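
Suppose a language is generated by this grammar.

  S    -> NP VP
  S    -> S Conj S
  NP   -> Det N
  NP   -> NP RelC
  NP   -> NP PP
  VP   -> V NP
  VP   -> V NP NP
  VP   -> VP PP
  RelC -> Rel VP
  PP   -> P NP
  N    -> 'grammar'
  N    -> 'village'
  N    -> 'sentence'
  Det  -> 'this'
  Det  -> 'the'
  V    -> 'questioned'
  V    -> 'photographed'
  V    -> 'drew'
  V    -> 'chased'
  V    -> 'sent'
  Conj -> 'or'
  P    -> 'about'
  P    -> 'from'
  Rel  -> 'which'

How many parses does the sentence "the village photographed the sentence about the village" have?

The two bracketings:
[S [NP [Det the] [N village]] [VP [V photographed] [NP [NP [Det the] [N sentence]] [PP [P about] [NP [Det the] [N village]]]]]]
[S [NP [Det the] [N village]] [VP [VP [V photographed] [NP [Det the] [N sentence]]] [PP [P about] [NP [Det the] [N village]]]]]
The difference turns on whether NP → NP PP is used at the relevant span, versus an alternative expansion of NP.

2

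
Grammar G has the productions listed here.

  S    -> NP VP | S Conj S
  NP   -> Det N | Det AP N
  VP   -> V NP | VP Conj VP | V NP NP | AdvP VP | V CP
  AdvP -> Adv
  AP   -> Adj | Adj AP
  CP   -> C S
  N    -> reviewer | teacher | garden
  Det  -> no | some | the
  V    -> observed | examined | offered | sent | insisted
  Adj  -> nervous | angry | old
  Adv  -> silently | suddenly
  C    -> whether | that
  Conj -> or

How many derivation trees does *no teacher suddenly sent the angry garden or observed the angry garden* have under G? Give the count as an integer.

The two bracketings:
[S [NP [Det no] [N teacher]] [VP [VP [AdvP [Adv suddenly]] [VP [V sent] [NP [Det the] [AP [Adj angry]] [N garden]]]] [Conj or] [VP [V observed] [NP [Det the] [AP [Adj angry]] [N garden]]]]]
[S [NP [Det no] [N teacher]] [VP [AdvP [Adv suddenly]] [VP [VP [V sent] [NP [Det the] [AP [Adj angry]] [N garden]]] [Conj or] [VP [V observed] [NP [Det the] [AP [Adj angry]] [N garden]]]]]]
The trees differ in how a recursive rule is bracketed over the same span.

2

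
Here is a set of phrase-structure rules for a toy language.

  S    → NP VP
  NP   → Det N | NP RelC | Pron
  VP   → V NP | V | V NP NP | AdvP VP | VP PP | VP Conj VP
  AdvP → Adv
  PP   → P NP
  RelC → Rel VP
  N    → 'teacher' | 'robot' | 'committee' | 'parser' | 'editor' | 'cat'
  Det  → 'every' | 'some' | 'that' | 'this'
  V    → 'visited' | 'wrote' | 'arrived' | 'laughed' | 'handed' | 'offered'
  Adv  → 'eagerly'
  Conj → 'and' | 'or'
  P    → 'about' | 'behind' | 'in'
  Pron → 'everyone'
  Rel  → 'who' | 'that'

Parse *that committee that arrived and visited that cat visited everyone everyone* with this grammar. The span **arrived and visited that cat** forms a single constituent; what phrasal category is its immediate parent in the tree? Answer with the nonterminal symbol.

[S [NP [NP [Det that] [N committee]] [RelC [Rel that] [VP [VP [V arrived]] [Conj and] [VP [V visited] [NP [Det that] [N cat]]]]]] [VP [V visited] [NP [Pron everyone]] [NP [Pron everyone]]]]
The span 'arrived and visited that cat' is the VP node built by VP → VP Conj VP.
Its mother is the RelC built by RelC → Rel VP.

RelC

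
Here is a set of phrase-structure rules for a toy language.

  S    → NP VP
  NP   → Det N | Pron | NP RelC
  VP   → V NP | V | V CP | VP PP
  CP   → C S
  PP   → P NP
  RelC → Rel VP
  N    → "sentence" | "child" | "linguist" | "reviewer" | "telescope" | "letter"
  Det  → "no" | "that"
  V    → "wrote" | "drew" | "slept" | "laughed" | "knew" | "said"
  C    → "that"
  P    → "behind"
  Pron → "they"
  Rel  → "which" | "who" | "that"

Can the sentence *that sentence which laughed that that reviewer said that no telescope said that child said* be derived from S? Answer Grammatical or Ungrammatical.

[S [NP [NP [Det that] [N sentence]] [RelC [Rel which] [VP [V laughed] [CP [C that] [S [NP [Det that] [N reviewer]] [VP [V said] [CP [C that] [S [NP [Det no] [N telescope]] [VP [V said] [NP [Det that] [N child]]]]]]]]]]] [VP [V said]]]
Each bracket corresponds to one application of a listed rule, so the string is derivable from S.

Grammatical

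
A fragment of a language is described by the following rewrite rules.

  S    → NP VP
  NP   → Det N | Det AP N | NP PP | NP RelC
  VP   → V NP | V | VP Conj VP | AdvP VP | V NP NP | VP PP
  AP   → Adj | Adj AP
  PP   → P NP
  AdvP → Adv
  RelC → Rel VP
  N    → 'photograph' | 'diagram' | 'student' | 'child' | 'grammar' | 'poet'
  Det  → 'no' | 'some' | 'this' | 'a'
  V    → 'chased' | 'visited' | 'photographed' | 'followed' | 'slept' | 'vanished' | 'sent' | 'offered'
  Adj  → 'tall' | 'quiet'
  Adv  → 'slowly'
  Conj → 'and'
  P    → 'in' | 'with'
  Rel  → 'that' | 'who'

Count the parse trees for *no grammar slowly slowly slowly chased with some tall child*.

Two of the 4 distinct bracketings:
[S [NP [Det no] [N grammar]] [VP [AdvP [Adv slowly]] [VP [AdvP [Adv slowly]] [VP [AdvP [Adv slowly]] [VP [VP [V chased]] [PP [P with] [NP [Det some] [AP [Adj tall]] [N child]]]]]]]]
[S [NP [Det no] [N grammar]] [VP [AdvP [Adv slowly]] [VP [AdvP [Adv slowly]] [VP [VP [AdvP [Adv slowly]] [VP [V chased]]] [PP [P with] [NP [Det some] [AP [Adj tall]] [N child]]]]]]]
The trees differ in how a recursive rule is bracketed over the same span.

4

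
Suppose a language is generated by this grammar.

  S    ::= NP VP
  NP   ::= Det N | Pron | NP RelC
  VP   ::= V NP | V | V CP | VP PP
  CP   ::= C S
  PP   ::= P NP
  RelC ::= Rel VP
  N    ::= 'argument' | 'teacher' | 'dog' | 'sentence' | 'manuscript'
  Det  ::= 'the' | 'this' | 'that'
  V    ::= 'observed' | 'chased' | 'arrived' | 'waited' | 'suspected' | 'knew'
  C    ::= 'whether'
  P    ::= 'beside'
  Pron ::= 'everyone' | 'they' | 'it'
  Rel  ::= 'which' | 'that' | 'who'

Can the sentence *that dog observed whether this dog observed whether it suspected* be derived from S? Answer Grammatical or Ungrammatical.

S
  NP
    Det: that
    N: dog
  VP
    V: observed
    CP
      C: whether
      S
        NP
          Det: this
          N: dog
        VP
          V: observed
          CP
            C: whether
            S
              NP
                Pron: it
              VP
                V: suspected
The bracketing above is licensed at every node by one of the given productions, with S at the root.

Grammatical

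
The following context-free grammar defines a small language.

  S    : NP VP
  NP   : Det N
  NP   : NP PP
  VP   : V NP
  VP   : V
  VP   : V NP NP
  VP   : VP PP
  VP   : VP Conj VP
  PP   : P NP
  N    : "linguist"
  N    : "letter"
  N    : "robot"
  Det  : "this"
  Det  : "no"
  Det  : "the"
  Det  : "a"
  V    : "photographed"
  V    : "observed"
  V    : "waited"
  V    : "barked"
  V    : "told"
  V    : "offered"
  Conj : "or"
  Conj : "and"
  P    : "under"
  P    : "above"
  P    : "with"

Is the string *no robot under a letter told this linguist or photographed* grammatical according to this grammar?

S
  NP
    NP
      Det: no
      N: robot
    PP
      P: under
      NP
        Det: a
        N: letter
  VP
    VP
      V: told
      NP
        Det: this
        N: linguist
    Conj: or
    VP
      V: photographed
The bracketing above is licensed at every node by one of the given productions, with S at the root.

Grammatical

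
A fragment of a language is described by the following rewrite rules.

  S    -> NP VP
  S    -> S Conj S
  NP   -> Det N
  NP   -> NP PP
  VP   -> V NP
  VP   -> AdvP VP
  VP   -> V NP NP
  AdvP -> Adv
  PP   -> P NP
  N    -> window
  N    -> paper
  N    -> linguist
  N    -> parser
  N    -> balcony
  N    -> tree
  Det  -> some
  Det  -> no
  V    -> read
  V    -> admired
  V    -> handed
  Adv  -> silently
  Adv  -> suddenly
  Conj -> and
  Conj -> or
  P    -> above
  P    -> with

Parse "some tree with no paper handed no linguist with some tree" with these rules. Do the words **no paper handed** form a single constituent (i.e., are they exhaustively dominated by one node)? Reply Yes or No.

No

[S [NP [NP [Det some] [N tree]] [PP [P with] [NP [Det no] [N paper]]]] [VP [V handed] [NP [NP [Det no] [N linguist]] [PP [P with] [NP [Det some] [N tree]]]]]]
The smallest constituent containing 'no paper handed' is the S spanning 'some tree with no paper handed no linguist with some tree'; no single node in the tree dominates exactly the given words.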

Problem requirements - Every line of the listing that includes "parser" must be shown.

Worked solution -
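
  N    → 'teacher' | 'robot' | 'committee' | 'parser' | 'editor' | 'cat'
  N    -> parser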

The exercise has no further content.